* YOUR GOAL
Exactly as written, print each of the entries.

* EXERCISE DATA
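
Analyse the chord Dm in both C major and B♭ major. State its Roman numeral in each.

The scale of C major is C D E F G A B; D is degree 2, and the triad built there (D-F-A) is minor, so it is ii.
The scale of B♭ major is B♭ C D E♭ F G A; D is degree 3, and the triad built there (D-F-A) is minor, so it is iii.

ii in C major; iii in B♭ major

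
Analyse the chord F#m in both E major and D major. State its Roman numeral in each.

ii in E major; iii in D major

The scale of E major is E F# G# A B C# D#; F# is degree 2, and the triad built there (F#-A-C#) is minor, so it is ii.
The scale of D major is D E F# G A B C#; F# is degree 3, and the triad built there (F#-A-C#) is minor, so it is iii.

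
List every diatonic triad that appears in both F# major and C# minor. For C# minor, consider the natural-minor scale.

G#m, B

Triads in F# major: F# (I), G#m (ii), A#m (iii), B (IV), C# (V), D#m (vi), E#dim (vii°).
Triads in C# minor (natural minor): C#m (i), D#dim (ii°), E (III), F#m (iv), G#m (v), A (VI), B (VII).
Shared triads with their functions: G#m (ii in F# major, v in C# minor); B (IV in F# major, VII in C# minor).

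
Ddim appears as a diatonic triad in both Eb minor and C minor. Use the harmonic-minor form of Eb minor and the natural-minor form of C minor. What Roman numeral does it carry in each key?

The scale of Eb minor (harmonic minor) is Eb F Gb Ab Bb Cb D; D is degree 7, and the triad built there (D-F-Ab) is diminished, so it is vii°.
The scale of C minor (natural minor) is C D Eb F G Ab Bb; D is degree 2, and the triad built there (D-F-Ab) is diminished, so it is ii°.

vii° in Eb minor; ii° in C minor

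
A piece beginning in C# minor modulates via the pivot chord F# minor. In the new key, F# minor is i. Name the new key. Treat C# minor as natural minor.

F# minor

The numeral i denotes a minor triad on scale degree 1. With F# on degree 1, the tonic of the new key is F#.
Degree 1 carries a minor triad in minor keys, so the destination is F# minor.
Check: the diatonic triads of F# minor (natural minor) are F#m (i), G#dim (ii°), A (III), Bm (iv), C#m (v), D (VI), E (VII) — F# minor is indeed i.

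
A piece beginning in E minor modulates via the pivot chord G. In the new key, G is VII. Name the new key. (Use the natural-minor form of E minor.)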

* ANSWER TO THIS PROBLEM
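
Analyse the chord Dm in both C major and B♭ major. State its Roman numeral in each.

The scale of C major is C D E F G A B; D is degree 2, and the triad built there (D-F-A) is minor, so it is ii.
The scale of B♭ major is B♭ C D E♭ F G A; D is degree 3, and the triad built there (D-F-A) is minor, so it is iii.

ii in C major; iii in B♭ major

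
Analyse the chord F#m in both E major and D major. State its Roman numeral in each.

ii in E major; iii in D major

The scale of E major is E F# G# A B C# D#; F# is degree 2, and the triad built there (F#-A-C#) is minor, so it is ii.
The scale of D major is D E F# G A B C#; F# is degree 3, and the triad built there (F#-A-C#) is minor, so it is iii.

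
List every diatonic triad that appears in both F# major and C# minor. For C# minor, consider the natural-minor scale.

G#m, B

Triads in F# major: F# (I), G#m (ii), A#m (iii), B (IV), C# (V), D#m (vi), E#dim (vii°).
Triads in C# minor (natural minor): C#m (i), D#dim (ii°), E (III), F#m (iv), G#m (v), A (VI), B (VII).
Shared triads with their functions: G#m (ii in F# major, v in C# minor); B (IV in F# major, VII in C# minor).

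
Ddim appears as a diatonic triad in both Eb minor and C minor. Use the harmonic-minor form of Eb minor and the natural-minor form of C minor. What Roman numeral does it carry in each key?

The scale of Eb minor (harmonic minor) is Eb F Gb Ab Bb Cb D; D is degree 7, and the triad built there (D-F-Ab) is diminished, so it is vii°.
The scale of C minor (natural minor) is C D Eb F G Ab Bb; D is degree 2, and the triad built there (D-F-Ab) is diminished, so it is ii°.

vii° in Eb minor; ii° in C minor

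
A piece beginning in C# minor modulates via the pivot chord F# minor. In the new key, F# minor is i. Name the new key. Treat C# minor as natural minor.

F# minor

The numeral i denotes a minor triad on scale degree 1. With F# on degree 1, the tonic of the new key is F#.
Degree 1 carries a minor triad in minor keys, so the destination is F# minor.
Check: the diatonic triads of F# minor (natural minor) are F#m (i), G#dim (ii°), A (III), Bm (iv), C#m (v), D (VI), E (VII) — F# minor is indeed i.

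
A piece beginning in E minor modulates via the pivot chord G. In the new key, G is VII. Name the new key. (Use the natural-minor form of E minor.)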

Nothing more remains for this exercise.